Start of Data records

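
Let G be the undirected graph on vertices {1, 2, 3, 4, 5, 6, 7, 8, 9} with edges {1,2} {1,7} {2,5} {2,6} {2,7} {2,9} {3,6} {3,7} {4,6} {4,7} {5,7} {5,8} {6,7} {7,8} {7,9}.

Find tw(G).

2

A width-2 tree decomposition is:
Bags: B1 = {2, 6, 7}  B2 = {2, 7, 9}  B3 = {2, 5, 7}  B4 = {4, 6, 7}  B5 = {5, 7, 8}  B6 = {1, 2, 7}  B7 = {3, 6, 7}
Tree: B1–B2, B1–B3, B1–B4, B3–B5, B1–B6, B4–B7
Every bag has size at most 3, so the width is 3 − 1 = 2 and tw(G) ≤ 2. For the lower bound, the 3 vertices {5, 7, 8} are pairwise adjacent, and any tree decomposition puts a clique entirely inside one bag — forcing width ≥ 2. Therefore the treewidth is 2.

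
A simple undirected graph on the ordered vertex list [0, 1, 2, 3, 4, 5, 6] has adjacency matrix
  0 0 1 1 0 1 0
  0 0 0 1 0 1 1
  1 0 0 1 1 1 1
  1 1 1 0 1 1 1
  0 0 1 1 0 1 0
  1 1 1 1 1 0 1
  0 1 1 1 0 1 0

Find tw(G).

A width-3 tree decomposition is:
Bags: B1 = {2, 3, 4, 5}  B2 = {2, 3, 5, 6}  B3 = {0, 2, 3, 5}  B4 = {1, 3, 5, 6}
Tree: B1–B2, B1–B3, B2–B4
The largest bag has 4 vertices, giving width 3; this decomposition certifies tw(G) ≤ 3. Conversely, {1, 3, 5, 6} is a clique of size 4, and the vertices of any clique must share a bag in every tree decomposition; so some bag has ≥ 4 vertices and tw(G) ≥ 3. Therefore the treewidth is 3.

3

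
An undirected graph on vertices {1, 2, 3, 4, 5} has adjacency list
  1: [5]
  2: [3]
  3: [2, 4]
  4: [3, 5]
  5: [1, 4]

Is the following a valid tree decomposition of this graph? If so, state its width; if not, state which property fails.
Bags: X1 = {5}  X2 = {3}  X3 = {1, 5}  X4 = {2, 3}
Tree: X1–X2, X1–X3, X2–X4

A tree decomposition must satisfy three properties: every vertex lies in some bag; for every edge, both endpoints lie together in some bag; and for every vertex, the bags containing it form a connected subtree. Here vertex 4 appears in no bag, so the decomposition is invalid.

No — vertex 4 appears in no bag.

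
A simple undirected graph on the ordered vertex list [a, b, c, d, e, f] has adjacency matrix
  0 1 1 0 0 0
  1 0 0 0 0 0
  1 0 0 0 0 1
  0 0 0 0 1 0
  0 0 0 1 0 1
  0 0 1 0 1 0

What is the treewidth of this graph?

1

A width-1 tree decomposition is:
Bags: B1 = {a, b}  B2 = {a, c}  B3 = {c, f}  B4 = {e, f}  B5 = {d, e}
Tree: B1–B2, B2–B3, B3–B4, B4–B5
The largest bag has 2 vertices, giving width 1; this decomposition certifies tw(G) ≤ 1. Since G has at least one edge (e.g. b–a), it is not an edgeless graph, so tw(G) ≥ 1. Therefore the treewidth is 1.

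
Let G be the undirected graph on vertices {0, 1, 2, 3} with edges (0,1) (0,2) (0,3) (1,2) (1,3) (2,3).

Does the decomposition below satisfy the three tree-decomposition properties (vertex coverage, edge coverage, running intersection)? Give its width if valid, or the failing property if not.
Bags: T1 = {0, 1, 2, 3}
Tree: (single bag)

Yes; width 3.

Checking the three conditions: (i) the bags cover all of {0, 1, 2, 3}; (ii) for each edge, some bag contains both endpoints; (iii) the bags containing any fixed vertex form a subtree. All hold, so the decomposition is valid with width 4 − 1 = 3.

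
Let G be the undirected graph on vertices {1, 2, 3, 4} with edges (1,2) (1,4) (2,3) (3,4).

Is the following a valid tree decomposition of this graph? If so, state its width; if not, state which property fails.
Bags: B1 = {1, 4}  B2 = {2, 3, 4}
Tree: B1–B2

A tree decomposition must satisfy three properties: every vertex lies in some bag; for every edge, both endpoints lie together in some bag; and for every vertex, the bags containing it form a connected subtree. Here edge (2,1) lies in no bag, so the decomposition is invalid.

No — edge (2,1) lies in no bag.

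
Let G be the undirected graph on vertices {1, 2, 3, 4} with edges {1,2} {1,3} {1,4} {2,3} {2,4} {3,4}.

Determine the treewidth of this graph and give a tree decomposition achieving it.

With just one bag of size 4, the width is 4 − 1 = 3, so tw(G) ≤ 3. For the lower bound, the 4 vertices {1, 2, 3, 4} are pairwise adjacent, and any tree decomposition puts a clique entirely inside one bag — forcing width ≥ 3. Therefore the treewidth is 3.

Treewidth 3.
Bags: B1 = {1, 2, 3, 4}
Tree: (single bag)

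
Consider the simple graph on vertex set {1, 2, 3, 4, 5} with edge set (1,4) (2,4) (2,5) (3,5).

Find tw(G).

1

A width-1 tree decomposition is:
Bags: B1 = {1, 4}  B2 = {2, 4}  B3 = {2, 5}  B4 = {3, 5}
Tree: B1–B2, B2–B3, B3–B4
Every bag has size at most 2, so the width is 2 − 1 = 1 and tw(G) ≤ 1. G has an edge, so its treewidth is at least 1. Hence tw(G) = 1 exactly.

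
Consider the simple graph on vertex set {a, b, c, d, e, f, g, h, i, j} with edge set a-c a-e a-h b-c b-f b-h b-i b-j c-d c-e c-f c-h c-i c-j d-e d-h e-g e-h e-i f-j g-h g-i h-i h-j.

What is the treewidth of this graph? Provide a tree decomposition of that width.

Treewidth 3.
One such decomposition:
Bags: B1 = {b, c, h, i}  B2 = {c, e, h, i}  B3 = {b, c, h, j}  B4 = {e, g, h, i}  B5 = {b, c, f, j}  B6 = {a, c, e, h}  B7 = {c, d, e, h}
Tree: B1–B2, B1–B3, B2–B4, B3–B5, B2–B6, B2–B7

The largest bag has 4 vertices, giving width 3; this decomposition certifies tw(G) ≤ 3. On the other hand G contains the 4-clique {e, g, h, i}. A clique must lie in a single bag of any decomposition, so no decomposition can have width below 3. Hence tw(G) = 3 exactly.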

End of Data records

### Required work
The answer must be a verbatim transcription of the entries above, from the first line through the line that contains "0 1 1 1 0 1 0", and nothing more.

### The answer
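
Let G be the undirected graph on vertices {1, 2, 3, 4, 5, 6, 7, 8, 9} with edges {1,2} {1,7} {2,5} {2,6} {2,7} {2,9} {3,6} {3,7} {4,6} {4,7} {5,7} {5,8} {6,7} {7,8} {7,9}.

Find tw(G).

2

A width-2 tree decomposition is:
Bags: B1 = {2, 6, 7}  B2 = {2, 7, 9}  B3 = {2, 5, 7}  B4 = {4, 6, 7}  B5 = {5, 7, 8}  B6 = {1, 2, 7}  B7 = {3, 6, 7}
Tree: B1–B2, B1–B3, B1–B4, B3–B5, B1–B6, B4–B7
Every bag has size at most 3, so the width is 3 − 1 = 2 and tw(G) ≤ 2. For the lower bound, the 3 vertices {5, 7, 8} are pairwise adjacent, and any tree decomposition puts a clique entirely inside one bag — forcing width ≥ 2. Therefore the treewidth is 2.

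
A simple undirected graph on the ordered vertex list [0, 1, 2, 3, 4, 5, 6] has adjacency matrix
  0 0 1 1 0 1 0
  0 0 0 1 0 1 1
  1 0 0 1 1 1 1
  1 1 1 0 1 1 1
  0 0 1 1 0 1 0
  1 1 1 1 1 0 1
  0 1 1 1 0 1 0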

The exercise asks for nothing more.